Whenever the string "returns" turns up in a line of the data below, copy that line.

[Stored data]
****

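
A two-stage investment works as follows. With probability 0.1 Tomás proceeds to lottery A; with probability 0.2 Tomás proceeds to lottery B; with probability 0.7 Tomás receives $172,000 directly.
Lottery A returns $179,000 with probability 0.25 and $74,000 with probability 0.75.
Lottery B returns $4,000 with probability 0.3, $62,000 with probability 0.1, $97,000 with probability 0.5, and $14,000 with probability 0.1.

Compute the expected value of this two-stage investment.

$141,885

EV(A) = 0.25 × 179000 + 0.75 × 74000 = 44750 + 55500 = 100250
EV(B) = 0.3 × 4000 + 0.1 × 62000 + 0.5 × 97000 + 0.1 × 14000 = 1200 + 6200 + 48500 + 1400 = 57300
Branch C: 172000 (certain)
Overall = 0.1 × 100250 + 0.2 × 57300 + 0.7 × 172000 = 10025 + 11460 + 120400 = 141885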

****

▶ **Answer section**:
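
Lottery A returns $179,000 with probability 0.25 and $74,000 with probability 0.75.
Lottery B returns $4,000 with probability 0.3, $62,000 with probability 0.1, $97,000 with probability 0.5, and $14,000 with probability 0.1.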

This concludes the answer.